(Stored data entries)
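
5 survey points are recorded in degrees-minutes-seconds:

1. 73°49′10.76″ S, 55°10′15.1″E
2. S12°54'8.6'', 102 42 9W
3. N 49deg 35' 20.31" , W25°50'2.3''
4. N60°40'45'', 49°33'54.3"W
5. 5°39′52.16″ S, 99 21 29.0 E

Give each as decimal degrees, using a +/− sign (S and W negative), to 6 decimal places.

Point 1:
  φ: 49′ + 10.76″ = 49.17933′; 73 + 49.17933/60 = 73.8196556
  S ⇒ negate
  Longitude: 55° + 10/60 + 15.1/3600 = 55 + 0.166667 + 0.004194 = 55.1708611
  E ⇒ keep positive
Point 2:
  Lat: 12° + 54/60 + 8.6/3600 = 12 + 0.900000 + 0.002389 = 12.9023889
  S ⇒ negate
  Longitude: 102° + 42/60 + 9/3600 = 102 + 0.700000 + 0.002500 = 102.7025000
  W ⇒ negate
Point 3:
  φ: 35′ + 20.31″ = 35.33850′; 49 + 35.33850/60 = 49.5889750
  N ⇒ keep positive
  λ: 25° + 50/60 + 2.3/3600 = 25 + 0.833333 + 0.000639 = 25.8339722
  W → negative
Point 4:
  φ: 40′ + 45″ = 40.75000′; 60 + 40.75000/60 = 60.6791667
  N → positive
  λ: 49 + 33/60 + 54.3/3600 = 49.5650833
  W → negative
Point 5:
  φ: 5 + 39/60 + 52.16/3600 = 5.6644889
  hemisphere S, so the sign is −
  λ: 99 + 21/60 + 29/3600 = 99.3580556
  E → positive

1. -73.819656, 55.170861
2. -12.902389, -102.702500
3. 49.588975, -25.833972
4. 60.679167, -49.565083
5. -5.664489, 99.358056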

YOUR OBJECTIVE
Using the records above, repeat exactly the lines from the first one through the line with "5. 5°39′52.16″ S, 99 21 29.0 E".

WRITTEN SOLUTION
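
5 survey points are recorded in degrees-minutes-seconds:

1. 73°49′10.76″ S, 55°10′15.1″E
2. S12°54'8.6'', 102 42 9W
3. N 49deg 35' 20.31" , W25°50'2.3''
4. N60°40'45'', 49°33'54.3"W
5. 5°39′52.16″ S, 99 21 29.0 E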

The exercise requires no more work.